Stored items
====

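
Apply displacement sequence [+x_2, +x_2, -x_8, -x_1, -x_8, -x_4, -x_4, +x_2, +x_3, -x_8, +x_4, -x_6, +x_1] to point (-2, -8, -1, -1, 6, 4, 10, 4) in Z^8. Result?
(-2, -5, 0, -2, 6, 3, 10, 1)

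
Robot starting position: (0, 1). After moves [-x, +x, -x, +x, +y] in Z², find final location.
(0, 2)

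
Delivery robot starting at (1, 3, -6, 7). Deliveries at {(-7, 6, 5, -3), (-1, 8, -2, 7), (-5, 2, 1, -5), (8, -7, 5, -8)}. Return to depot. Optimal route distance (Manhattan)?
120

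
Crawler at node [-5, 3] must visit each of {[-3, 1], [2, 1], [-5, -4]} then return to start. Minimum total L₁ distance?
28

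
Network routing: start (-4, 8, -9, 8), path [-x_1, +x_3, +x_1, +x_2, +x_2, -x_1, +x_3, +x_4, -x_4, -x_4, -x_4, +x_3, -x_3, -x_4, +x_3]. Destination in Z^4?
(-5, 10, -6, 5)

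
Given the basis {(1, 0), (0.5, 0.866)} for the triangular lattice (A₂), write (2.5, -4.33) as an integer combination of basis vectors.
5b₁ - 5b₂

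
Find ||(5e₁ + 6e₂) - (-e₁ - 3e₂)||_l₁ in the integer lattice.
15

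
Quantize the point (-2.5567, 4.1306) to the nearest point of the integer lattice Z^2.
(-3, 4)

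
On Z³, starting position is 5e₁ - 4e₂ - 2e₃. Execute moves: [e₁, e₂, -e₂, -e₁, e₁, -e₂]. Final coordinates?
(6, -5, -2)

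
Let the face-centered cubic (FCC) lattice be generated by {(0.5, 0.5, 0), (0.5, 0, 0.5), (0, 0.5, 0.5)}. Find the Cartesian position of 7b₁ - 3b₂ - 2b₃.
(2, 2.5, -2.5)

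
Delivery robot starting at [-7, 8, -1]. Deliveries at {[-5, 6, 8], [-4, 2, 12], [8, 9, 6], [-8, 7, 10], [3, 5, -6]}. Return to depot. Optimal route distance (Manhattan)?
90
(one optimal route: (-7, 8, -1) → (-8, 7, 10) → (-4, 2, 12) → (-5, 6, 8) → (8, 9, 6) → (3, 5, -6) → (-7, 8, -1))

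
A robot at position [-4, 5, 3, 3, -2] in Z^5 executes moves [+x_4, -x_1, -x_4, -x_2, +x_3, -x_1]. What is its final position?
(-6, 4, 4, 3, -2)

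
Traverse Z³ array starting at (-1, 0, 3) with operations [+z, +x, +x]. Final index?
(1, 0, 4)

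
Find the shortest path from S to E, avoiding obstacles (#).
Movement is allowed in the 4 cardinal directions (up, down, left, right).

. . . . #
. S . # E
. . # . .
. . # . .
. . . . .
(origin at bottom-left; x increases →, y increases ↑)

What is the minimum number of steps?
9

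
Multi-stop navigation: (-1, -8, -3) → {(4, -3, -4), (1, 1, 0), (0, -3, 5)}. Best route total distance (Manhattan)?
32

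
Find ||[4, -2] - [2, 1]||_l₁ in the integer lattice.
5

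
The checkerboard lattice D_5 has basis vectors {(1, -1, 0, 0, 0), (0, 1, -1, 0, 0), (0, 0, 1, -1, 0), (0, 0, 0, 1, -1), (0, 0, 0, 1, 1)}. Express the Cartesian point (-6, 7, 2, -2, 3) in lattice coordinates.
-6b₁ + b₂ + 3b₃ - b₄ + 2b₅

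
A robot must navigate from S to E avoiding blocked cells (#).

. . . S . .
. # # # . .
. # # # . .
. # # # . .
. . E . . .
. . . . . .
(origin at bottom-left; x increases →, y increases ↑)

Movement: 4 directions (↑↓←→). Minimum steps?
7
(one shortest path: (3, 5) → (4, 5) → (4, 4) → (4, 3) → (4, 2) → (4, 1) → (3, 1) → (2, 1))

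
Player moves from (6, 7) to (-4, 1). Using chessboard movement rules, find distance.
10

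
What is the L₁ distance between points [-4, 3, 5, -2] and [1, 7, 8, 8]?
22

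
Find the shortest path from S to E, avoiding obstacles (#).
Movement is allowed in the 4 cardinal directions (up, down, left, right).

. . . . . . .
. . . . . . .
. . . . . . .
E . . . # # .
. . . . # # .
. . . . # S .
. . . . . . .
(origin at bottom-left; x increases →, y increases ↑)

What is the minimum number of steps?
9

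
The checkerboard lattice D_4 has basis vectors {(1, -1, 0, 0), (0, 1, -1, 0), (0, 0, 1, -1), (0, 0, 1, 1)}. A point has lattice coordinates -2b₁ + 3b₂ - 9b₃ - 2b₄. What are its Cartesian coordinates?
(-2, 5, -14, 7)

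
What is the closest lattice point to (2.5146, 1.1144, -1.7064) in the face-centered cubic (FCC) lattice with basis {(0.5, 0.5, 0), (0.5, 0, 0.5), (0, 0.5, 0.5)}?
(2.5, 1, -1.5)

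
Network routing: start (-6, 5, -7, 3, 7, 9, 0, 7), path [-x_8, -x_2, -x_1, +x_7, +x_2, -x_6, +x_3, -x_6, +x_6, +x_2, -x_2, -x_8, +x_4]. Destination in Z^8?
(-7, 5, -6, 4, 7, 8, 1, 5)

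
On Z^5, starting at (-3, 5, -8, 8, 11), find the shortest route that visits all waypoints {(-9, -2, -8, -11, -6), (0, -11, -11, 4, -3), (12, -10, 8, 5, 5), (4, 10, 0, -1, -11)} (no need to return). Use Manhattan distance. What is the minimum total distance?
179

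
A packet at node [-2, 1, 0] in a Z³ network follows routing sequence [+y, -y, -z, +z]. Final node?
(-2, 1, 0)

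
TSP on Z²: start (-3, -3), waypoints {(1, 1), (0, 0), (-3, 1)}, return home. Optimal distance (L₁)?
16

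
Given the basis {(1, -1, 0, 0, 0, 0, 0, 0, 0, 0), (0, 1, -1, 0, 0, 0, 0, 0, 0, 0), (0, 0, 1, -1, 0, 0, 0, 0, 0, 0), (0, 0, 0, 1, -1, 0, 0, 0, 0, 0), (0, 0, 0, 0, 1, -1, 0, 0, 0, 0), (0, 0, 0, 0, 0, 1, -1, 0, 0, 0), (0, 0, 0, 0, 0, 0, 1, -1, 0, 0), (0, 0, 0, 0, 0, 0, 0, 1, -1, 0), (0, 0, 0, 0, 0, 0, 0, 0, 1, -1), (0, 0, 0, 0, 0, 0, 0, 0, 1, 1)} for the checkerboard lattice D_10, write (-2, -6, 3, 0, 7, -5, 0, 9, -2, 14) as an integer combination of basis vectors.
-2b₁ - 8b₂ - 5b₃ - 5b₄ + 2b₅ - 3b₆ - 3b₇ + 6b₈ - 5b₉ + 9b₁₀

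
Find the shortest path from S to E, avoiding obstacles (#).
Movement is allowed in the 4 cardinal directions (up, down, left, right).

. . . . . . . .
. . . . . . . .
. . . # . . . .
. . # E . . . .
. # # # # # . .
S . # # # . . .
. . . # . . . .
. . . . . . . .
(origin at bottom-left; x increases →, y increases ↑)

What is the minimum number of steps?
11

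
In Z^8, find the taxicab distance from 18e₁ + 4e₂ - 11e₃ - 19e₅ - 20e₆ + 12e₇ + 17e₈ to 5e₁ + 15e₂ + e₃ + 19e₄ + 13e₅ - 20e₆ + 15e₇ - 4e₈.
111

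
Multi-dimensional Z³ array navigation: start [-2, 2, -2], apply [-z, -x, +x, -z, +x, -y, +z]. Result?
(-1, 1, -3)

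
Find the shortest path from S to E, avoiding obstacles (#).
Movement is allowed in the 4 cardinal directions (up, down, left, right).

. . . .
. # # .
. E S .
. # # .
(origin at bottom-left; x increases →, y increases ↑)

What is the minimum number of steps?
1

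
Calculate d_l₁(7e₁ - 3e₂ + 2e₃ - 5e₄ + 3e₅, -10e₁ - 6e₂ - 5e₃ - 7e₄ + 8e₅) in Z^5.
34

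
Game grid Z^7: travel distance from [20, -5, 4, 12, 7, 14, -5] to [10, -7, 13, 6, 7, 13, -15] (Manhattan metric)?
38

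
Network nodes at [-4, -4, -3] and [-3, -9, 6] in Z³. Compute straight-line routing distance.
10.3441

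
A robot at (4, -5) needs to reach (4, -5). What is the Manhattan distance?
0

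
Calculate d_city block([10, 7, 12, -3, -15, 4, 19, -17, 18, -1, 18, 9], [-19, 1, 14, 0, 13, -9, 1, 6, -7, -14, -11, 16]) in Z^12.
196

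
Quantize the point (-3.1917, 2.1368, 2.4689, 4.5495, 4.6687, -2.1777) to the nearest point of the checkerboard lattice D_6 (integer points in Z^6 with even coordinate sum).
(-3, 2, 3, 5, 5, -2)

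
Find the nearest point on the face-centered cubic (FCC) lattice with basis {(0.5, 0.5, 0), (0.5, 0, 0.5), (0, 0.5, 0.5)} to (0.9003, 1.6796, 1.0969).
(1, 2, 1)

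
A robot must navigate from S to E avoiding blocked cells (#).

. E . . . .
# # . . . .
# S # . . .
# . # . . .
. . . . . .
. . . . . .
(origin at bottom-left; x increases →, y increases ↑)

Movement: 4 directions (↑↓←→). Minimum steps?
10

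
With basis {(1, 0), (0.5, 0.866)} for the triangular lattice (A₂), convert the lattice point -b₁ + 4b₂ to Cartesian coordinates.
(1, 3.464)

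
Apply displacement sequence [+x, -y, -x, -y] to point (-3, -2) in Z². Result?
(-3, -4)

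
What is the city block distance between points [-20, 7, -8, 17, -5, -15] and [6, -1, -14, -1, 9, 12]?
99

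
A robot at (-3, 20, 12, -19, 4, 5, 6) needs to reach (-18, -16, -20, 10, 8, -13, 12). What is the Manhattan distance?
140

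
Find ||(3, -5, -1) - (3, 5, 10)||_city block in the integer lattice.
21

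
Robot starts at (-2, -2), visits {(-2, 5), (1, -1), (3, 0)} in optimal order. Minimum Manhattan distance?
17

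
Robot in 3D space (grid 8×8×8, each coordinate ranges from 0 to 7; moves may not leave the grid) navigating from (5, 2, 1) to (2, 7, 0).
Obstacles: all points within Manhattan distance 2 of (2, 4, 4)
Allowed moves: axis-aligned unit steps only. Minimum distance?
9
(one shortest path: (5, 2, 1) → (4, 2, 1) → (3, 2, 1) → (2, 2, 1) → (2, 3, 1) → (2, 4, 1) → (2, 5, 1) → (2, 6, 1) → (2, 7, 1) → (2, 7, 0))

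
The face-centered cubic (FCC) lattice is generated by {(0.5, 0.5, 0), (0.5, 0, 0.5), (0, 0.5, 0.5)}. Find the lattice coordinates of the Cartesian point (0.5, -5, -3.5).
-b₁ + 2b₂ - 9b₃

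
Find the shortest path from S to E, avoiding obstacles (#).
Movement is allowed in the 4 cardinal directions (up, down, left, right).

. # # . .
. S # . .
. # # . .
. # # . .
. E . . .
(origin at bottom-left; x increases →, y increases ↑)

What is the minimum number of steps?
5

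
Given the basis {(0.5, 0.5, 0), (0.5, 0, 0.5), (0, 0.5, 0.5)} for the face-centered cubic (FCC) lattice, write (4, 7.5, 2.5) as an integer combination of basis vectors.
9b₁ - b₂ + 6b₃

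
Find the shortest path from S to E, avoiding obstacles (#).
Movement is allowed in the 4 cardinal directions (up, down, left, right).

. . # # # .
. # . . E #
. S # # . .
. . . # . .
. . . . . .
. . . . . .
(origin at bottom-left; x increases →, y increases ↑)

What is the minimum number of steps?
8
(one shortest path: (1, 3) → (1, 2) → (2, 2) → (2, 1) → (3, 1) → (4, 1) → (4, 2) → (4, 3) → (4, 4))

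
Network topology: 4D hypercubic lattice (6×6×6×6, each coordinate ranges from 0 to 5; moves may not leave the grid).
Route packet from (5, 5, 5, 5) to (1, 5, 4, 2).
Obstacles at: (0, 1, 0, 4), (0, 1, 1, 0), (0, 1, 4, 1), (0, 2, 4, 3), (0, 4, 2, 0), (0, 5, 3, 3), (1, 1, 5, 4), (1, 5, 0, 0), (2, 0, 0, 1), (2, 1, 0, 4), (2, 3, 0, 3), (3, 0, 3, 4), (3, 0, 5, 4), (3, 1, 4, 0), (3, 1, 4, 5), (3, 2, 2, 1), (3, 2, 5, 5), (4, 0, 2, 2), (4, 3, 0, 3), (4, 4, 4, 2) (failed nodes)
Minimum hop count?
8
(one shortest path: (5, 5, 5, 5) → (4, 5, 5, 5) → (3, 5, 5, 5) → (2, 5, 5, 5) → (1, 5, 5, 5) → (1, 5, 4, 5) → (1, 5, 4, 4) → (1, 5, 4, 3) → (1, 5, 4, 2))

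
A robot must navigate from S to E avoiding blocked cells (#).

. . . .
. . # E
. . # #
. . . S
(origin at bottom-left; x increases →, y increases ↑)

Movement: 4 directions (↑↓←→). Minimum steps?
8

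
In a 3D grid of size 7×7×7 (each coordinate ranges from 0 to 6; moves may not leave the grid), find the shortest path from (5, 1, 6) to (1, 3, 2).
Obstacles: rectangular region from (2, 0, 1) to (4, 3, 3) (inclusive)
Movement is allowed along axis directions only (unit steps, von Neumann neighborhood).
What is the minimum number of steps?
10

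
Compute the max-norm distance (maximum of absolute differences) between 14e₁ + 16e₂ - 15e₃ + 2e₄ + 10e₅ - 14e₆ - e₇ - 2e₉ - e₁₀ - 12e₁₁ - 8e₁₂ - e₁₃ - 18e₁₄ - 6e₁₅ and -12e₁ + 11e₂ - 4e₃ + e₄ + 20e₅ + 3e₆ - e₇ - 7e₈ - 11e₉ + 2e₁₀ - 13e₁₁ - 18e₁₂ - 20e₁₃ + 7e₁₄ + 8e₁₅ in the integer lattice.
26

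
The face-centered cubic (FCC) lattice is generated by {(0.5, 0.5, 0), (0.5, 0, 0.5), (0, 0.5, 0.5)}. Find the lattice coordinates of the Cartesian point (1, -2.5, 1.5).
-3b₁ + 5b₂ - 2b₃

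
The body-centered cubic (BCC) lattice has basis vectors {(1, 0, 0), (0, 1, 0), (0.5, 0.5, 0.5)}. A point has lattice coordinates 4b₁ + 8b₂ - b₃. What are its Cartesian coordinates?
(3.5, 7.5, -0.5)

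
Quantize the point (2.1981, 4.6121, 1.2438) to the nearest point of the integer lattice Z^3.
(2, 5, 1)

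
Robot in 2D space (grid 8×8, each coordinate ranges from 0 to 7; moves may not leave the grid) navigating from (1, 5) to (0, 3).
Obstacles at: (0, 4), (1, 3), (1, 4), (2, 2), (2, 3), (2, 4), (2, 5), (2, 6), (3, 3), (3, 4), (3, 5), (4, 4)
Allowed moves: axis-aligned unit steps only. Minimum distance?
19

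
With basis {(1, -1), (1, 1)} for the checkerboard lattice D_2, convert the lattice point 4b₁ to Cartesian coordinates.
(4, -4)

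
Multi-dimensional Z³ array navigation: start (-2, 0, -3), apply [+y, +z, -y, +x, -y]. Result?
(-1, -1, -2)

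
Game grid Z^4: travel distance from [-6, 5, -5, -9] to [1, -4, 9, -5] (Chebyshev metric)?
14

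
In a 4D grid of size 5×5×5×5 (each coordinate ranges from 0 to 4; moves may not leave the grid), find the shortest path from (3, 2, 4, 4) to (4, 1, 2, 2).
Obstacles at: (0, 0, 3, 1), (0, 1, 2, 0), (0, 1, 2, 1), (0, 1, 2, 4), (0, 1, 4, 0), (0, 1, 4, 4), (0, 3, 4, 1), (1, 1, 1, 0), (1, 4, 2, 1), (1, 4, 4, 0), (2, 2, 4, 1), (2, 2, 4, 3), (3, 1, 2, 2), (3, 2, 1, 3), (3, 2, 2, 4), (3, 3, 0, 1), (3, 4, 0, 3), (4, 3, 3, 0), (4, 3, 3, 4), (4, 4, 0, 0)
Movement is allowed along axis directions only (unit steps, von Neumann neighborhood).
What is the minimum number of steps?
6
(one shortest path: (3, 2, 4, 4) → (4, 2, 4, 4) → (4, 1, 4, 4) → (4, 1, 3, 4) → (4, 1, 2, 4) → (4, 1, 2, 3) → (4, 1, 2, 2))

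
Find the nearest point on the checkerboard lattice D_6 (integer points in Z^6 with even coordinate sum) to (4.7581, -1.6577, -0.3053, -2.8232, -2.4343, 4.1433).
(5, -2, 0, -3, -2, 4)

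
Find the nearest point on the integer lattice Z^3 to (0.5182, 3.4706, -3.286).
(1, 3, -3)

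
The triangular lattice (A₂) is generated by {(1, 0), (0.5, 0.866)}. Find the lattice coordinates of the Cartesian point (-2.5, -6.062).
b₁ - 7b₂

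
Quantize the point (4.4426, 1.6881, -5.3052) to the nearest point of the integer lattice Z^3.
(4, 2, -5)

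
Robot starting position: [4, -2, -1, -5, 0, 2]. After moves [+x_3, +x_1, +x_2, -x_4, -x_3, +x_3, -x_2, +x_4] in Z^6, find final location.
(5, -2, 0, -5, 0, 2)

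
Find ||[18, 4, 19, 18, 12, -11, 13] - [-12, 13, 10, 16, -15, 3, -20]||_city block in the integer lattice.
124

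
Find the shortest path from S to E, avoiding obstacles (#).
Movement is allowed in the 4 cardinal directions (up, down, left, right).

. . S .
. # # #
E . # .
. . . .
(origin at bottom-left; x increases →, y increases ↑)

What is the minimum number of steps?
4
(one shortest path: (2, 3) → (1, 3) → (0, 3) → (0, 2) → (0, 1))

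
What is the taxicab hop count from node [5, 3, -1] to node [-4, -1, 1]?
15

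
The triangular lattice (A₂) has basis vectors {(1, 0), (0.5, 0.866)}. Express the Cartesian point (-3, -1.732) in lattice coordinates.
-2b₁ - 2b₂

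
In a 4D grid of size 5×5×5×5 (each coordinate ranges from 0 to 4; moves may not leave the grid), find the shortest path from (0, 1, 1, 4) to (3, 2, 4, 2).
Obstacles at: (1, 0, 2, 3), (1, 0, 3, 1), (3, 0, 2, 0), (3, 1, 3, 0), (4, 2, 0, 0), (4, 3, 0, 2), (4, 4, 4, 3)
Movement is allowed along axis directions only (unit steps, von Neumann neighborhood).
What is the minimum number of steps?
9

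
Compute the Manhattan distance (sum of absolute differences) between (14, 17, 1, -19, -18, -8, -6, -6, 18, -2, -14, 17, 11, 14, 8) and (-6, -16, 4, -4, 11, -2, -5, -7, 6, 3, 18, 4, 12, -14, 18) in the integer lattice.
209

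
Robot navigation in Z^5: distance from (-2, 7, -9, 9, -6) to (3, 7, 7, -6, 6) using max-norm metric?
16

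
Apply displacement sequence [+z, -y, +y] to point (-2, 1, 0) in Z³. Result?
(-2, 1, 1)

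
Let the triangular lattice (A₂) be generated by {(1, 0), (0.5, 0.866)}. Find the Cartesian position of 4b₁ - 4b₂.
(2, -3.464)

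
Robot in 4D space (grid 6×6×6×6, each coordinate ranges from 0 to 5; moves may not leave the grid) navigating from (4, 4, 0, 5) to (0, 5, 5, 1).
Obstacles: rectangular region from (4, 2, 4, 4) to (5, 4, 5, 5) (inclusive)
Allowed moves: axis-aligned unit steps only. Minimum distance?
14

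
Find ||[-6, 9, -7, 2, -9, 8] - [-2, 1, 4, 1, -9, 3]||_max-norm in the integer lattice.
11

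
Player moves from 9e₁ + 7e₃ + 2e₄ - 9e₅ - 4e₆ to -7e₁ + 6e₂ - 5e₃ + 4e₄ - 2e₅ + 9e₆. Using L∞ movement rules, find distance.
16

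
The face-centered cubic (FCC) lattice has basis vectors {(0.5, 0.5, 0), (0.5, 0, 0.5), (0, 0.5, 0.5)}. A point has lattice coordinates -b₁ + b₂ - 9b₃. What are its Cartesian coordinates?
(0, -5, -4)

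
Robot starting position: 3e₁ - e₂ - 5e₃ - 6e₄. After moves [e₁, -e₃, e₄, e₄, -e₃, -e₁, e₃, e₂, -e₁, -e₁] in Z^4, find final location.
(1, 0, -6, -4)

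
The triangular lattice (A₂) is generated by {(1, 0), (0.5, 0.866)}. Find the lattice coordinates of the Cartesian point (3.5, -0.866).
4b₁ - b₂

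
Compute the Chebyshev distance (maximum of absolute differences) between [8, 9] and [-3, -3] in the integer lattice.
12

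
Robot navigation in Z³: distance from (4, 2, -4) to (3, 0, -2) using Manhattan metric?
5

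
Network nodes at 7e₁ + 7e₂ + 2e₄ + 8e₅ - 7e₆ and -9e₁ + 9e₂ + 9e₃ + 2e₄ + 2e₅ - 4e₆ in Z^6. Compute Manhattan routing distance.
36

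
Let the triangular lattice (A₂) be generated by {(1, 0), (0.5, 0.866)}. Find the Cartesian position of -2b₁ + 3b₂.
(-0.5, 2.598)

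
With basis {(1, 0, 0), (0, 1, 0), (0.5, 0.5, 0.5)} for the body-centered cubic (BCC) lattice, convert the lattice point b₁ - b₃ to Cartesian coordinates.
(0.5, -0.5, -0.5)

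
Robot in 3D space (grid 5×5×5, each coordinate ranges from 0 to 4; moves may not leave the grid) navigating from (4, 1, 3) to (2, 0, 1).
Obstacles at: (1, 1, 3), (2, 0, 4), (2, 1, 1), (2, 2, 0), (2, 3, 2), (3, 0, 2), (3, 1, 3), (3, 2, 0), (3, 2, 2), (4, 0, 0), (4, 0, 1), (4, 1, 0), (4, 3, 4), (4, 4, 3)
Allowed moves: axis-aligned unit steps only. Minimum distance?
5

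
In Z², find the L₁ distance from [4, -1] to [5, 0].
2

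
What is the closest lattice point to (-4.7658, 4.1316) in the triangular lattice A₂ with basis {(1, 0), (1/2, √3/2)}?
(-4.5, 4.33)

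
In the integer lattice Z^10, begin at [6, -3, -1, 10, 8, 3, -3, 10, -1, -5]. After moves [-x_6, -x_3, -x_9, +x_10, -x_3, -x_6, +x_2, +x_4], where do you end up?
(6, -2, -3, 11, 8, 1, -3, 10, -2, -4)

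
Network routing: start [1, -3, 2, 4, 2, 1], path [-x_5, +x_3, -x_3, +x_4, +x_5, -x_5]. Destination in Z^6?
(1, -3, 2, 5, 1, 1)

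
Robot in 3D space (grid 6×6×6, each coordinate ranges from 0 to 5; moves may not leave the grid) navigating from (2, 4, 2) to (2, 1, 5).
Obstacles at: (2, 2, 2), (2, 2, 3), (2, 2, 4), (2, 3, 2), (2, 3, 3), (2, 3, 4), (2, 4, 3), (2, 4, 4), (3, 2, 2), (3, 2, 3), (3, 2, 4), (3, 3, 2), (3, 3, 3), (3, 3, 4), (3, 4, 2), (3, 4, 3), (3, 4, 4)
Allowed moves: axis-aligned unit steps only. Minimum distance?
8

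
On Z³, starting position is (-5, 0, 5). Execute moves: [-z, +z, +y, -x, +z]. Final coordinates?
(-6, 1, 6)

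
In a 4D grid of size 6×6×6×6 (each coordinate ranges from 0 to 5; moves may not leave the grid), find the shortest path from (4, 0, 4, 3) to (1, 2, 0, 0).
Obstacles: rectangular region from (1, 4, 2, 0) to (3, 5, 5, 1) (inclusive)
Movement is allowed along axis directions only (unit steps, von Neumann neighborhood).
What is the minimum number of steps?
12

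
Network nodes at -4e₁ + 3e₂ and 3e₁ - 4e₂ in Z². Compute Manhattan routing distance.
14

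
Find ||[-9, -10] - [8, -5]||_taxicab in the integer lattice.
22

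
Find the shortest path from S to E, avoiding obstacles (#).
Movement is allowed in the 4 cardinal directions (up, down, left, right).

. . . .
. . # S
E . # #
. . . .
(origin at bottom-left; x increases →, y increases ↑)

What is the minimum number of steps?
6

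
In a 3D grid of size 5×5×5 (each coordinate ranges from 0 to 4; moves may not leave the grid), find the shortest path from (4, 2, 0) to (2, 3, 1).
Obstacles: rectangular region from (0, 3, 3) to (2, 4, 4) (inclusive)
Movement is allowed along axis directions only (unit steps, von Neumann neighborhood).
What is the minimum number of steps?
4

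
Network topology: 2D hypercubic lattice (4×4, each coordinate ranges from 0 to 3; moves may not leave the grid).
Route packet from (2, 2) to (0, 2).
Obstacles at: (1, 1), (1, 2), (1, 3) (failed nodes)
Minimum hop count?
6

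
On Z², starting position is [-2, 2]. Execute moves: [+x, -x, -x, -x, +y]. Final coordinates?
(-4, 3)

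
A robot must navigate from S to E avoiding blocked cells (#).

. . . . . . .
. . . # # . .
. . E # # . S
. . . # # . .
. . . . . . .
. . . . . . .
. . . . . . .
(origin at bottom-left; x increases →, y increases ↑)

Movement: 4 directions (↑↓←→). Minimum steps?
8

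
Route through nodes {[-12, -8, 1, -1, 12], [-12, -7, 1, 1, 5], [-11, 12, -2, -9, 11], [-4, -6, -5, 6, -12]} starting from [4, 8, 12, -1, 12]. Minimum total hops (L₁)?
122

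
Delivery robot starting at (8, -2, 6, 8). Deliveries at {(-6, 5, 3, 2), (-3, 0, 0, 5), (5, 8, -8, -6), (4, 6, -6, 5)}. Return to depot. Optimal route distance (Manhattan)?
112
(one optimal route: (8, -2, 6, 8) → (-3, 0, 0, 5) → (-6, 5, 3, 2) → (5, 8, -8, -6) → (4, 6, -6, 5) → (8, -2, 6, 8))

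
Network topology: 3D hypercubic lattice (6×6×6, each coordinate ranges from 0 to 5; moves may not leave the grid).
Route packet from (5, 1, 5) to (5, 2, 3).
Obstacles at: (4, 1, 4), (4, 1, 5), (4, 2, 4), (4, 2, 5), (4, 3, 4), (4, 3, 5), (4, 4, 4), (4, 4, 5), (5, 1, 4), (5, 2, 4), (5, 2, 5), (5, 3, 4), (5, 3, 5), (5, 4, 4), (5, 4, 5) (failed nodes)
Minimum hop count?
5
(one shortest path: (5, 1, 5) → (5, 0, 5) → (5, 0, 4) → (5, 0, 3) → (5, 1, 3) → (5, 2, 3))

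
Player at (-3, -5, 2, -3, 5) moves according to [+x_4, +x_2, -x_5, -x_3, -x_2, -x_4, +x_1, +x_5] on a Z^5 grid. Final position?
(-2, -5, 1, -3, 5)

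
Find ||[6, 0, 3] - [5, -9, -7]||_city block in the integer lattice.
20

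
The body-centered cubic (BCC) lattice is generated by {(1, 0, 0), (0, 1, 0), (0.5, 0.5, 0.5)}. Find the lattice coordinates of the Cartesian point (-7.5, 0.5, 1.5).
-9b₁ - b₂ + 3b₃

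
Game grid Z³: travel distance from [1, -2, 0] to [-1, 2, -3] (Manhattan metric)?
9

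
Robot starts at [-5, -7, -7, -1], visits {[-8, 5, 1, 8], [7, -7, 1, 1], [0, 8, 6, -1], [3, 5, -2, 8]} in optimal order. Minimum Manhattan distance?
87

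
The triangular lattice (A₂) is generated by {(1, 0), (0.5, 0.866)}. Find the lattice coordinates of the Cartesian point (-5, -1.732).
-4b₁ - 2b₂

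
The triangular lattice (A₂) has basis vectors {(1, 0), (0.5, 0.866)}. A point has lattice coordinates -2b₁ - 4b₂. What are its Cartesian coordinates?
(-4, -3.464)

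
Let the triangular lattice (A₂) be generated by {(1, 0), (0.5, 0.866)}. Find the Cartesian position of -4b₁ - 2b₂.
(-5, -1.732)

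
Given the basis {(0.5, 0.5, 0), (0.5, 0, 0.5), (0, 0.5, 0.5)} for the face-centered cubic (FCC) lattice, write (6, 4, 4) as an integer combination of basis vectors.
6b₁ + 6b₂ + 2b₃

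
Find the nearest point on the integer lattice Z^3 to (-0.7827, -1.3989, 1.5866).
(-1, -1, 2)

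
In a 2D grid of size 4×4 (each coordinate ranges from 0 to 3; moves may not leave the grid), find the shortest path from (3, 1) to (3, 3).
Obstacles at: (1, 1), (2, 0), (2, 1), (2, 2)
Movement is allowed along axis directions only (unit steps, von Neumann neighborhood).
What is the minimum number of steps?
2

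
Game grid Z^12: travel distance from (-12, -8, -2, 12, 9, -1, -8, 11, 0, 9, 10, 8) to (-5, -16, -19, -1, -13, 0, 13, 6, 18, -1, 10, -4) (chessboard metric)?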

====

Goal of the exercise =
When the line with "-1.732) in lattice coordinates." is reached in the data above, begin copying, and stop after the line with "to (3, 2, 4, 2)."; copy each line exactly, both ends included.

The completed task =
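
The triangular lattice (A₂) has basis vectors {(1, 0), (0.5, 0.866)}. Express the Cartesian point (-3, -1.732) in lattice coordinates.
-2b₁ - 2b₂

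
In a 4D grid of size 5×5×5×5 (each coordinate ranges from 0 to 4; moves may not leave the grid), find the shortest path from (0, 1, 1, 4) to (3, 2, 4, 2).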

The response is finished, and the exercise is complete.